*ASSIGNMENT*. In the records that follow, find each line containing "probabilities" and copy it.

*DATA PROVIDED*.
Start of Block

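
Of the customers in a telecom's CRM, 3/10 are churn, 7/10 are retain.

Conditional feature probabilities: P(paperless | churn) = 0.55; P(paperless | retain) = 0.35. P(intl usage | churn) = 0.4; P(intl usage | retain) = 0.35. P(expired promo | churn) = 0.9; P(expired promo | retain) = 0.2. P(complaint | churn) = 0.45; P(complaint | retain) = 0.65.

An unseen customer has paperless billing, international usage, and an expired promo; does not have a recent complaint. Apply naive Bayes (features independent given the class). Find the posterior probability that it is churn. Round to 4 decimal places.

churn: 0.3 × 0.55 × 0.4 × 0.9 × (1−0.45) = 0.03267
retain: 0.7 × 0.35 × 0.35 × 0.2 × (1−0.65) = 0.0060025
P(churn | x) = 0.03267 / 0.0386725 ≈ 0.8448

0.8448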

End of Block
Start of Block

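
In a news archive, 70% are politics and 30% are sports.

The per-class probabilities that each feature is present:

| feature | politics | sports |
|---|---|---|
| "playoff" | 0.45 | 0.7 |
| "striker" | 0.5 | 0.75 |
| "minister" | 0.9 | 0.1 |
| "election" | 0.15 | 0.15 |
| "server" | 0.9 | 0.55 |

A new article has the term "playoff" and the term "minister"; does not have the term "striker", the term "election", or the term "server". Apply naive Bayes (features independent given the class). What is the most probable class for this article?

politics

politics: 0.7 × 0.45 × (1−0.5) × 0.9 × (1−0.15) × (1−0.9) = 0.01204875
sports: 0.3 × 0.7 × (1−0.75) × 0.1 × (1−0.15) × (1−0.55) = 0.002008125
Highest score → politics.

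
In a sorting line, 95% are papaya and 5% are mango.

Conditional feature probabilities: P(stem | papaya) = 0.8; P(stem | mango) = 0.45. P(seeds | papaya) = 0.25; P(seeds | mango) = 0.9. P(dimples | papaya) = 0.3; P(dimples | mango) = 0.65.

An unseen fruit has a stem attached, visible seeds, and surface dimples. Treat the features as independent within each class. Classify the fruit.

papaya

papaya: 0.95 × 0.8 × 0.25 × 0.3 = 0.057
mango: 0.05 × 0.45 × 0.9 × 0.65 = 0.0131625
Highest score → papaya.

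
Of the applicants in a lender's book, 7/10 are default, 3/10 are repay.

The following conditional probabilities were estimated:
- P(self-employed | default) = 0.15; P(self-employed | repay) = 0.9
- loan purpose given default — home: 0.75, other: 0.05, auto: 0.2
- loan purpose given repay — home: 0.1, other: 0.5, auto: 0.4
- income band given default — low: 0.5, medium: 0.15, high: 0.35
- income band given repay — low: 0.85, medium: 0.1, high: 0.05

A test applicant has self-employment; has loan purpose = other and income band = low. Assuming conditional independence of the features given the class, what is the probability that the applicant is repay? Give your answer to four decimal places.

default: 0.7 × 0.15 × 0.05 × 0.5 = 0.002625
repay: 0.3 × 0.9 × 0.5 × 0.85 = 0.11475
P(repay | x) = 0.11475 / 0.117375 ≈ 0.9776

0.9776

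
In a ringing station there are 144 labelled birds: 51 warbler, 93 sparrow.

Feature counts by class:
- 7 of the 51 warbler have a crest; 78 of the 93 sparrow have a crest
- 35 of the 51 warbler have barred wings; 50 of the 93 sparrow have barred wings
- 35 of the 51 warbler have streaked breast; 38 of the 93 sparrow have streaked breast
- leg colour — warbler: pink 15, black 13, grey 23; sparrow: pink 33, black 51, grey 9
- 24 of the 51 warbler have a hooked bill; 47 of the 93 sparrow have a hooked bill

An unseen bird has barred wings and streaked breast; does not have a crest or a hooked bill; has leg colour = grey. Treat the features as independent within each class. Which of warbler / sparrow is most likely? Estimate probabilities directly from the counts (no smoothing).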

End of Block

*THE COMPLETED TASK*.
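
Conditional feature probabilities: P(paperless | churn) = 0.55; P(paperless | retain) = 0.35. P(intl usage | churn) = 0.4; P(intl usage | retain) = 0.35. P(expired promo | churn) = 0.9; P(expired promo | retain) = 0.2. P(complaint | churn) = 0.45; P(complaint | retain) = 0.65.
The per-class probabilities that each feature is present:
Conditional feature probabilities: P(stem | papaya) = 0.8; P(stem | mango) = 0.45. P(seeds | papaya) = 0.25; P(seeds | mango) = 0.9. P(dimples | papaya) = 0.3; P(dimples | mango) = 0.65.
The following conditional probabilities were estimated:
An unseen bird has barred wings and streaked breast; does not have a crest or a hooked bill; has leg colour = grey. Treat the features as independent within each class. Which of warbler / sparrow is most likely? Estimate probabilities directly from the counts (no smoothing).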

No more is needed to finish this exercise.